▶ EXERCISE
If a line in the following entries holds the string "linguist", include it in the tally. State the total and nothing further.

▶ RECORDS SHOWN
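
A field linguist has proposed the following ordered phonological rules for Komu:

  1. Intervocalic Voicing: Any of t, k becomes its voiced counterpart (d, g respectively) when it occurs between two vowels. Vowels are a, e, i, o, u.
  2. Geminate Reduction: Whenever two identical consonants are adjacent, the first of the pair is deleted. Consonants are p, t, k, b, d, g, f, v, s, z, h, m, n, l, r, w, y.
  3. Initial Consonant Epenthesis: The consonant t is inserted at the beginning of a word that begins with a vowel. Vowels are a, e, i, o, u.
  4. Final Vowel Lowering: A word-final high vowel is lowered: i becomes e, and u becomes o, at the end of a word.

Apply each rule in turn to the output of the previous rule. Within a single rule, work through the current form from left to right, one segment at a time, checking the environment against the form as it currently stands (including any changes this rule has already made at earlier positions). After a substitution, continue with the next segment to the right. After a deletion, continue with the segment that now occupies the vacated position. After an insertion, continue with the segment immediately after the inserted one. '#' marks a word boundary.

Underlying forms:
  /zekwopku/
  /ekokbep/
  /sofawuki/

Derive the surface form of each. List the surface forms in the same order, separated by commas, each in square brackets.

[zekwopko], [tegokbep], [sofawuge]

/zekwopku/:
  1 Intervocalic Voicing: no change — [zekwopku]
  2 Geminate Reduction: no change — [zekwopku]
  3 Initial Consonant Epenthesis: no change — [zekwopku]
  4 Final Vowel Lowering: [zekwopku] → [zekwopko]
/ekokbep/:
  1 Intervocalic Voicing: [ekokbep] → [egokbep]
  2 Geminate Reduction: no change — [egokbep]
  3 Initial Consonant Epenthesis: [egokbep] → [tegokbep]
  4 Final Vowel Lowering: no change — [tegokbep]
/sofawuki/:
  1 Intervocalic Voicing: [sofawuki] → [sofawugi]
  2 Geminate Reduction: no change — [sofawugi]
  3 Initial Consonant Epenthesis: no change — [sofawugi]
  4 Final Vowel Lowering: [sofawugi] → [sofawuge]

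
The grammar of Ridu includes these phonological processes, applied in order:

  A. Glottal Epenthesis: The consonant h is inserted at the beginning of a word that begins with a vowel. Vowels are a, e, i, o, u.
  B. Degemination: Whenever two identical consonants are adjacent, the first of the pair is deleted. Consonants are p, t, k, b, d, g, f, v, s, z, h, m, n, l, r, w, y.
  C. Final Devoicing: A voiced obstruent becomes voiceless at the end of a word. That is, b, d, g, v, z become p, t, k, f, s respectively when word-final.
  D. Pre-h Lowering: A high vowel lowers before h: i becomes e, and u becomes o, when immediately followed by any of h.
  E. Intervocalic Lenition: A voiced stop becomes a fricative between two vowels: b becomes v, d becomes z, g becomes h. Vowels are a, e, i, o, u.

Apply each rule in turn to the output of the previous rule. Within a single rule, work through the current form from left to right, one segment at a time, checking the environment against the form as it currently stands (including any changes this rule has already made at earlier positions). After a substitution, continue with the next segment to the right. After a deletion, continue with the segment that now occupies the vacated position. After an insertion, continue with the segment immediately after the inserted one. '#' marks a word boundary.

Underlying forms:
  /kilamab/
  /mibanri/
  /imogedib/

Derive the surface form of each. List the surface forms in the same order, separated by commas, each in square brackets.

/kilamab/:
  A Glottal Epenthesis: no change — [kilamab]
  B Degemination: no change — [kilamab]
  C Final Devoicing: [kilamab] → [kilamap]
  D Pre-h Lowering: no change — [kilamap]
  E Intervocalic Lenition: no change — [kilamap]
/mibanri/:
  A Glottal Epenthesis: no change — [mibanri]
  B Degemination: no change — [mibanri]
  C Final Devoicing: no change — [mibanri]
  D Pre-h Lowering: no change — [mibanri]
  E Intervocalic Lenition: [mibanri] → [mivanri]
/imogedib/:
  A Glottal Epenthesis: [imogedib] → [himogedib]
  B Degemination: no change — [himogedib]
  C Final Devoicing: [himogedib] → [himogedip]
  D Pre-h Lowering: no change — [himogedip]
  E Intervocalic Lenition: [himogedip] → [himohezip]

[kilamap], [mivanri], [himohezip]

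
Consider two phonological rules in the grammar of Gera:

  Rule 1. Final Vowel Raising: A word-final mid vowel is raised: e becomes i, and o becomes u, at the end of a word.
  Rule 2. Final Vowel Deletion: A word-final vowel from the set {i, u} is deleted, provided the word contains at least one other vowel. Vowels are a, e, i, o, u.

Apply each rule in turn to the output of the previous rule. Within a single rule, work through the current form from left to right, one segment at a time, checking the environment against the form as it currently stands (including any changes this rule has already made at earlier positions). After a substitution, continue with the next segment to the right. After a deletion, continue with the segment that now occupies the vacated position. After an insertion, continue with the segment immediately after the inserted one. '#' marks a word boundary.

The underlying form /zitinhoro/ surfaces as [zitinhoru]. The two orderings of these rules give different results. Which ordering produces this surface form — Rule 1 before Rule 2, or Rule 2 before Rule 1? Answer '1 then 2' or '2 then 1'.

2 then 1

Order 1 then 2:
  1 Final Vowel Raising: [zitinhoro] → [zitinhoru]
  2 Final Vowel Deletion: [zitinhoru] → [zitinhor]
  result: [zitinhor]
Order 2 then 1:
  2 Final Vowel Deletion: no change — [zitinhoro]
  1 Final Vowel Raising: [zitinhoro] → [zitinhoru]
  result: [zitinhoru]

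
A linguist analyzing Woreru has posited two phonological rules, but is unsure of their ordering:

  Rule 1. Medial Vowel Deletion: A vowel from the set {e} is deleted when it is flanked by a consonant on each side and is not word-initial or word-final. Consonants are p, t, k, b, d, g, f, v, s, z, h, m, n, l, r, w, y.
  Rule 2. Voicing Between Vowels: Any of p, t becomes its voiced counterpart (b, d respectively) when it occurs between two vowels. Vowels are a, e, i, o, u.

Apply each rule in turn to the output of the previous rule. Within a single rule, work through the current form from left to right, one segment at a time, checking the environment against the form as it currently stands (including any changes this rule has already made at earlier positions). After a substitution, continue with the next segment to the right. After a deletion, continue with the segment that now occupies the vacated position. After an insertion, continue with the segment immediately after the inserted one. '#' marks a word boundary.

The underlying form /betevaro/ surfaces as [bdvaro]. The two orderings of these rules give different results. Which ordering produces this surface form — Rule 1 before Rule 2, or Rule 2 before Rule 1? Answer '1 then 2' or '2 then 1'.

2 then 1

Order 1 then 2:
  1 Medial Vowel Deletion: [betevaro] → [btvaro]
  2 Voicing Between Vowels: no change — [btvaro]
  result: [btvaro]
Order 2 then 1:
  2 Voicing Between Vowels: [betevaro] → [bedevaro]
  1 Medial Vowel Deletion: [bedevaro] → [bdvaro]
  result: [bdvaro]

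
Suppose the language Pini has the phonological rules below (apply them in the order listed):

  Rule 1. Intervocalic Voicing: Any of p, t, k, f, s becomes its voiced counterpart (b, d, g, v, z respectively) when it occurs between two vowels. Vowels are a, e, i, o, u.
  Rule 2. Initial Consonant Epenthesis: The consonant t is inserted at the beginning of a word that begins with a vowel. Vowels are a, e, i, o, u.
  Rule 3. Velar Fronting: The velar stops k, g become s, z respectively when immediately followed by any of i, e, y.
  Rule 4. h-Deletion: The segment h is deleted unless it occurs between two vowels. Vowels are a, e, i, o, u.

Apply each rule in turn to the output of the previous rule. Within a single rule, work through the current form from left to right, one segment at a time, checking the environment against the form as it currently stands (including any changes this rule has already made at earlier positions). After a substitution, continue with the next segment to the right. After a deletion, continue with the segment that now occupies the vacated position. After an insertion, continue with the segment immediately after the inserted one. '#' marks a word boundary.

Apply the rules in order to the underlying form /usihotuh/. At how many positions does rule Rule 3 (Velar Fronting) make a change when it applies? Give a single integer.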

▶ TASK SOLUTION
2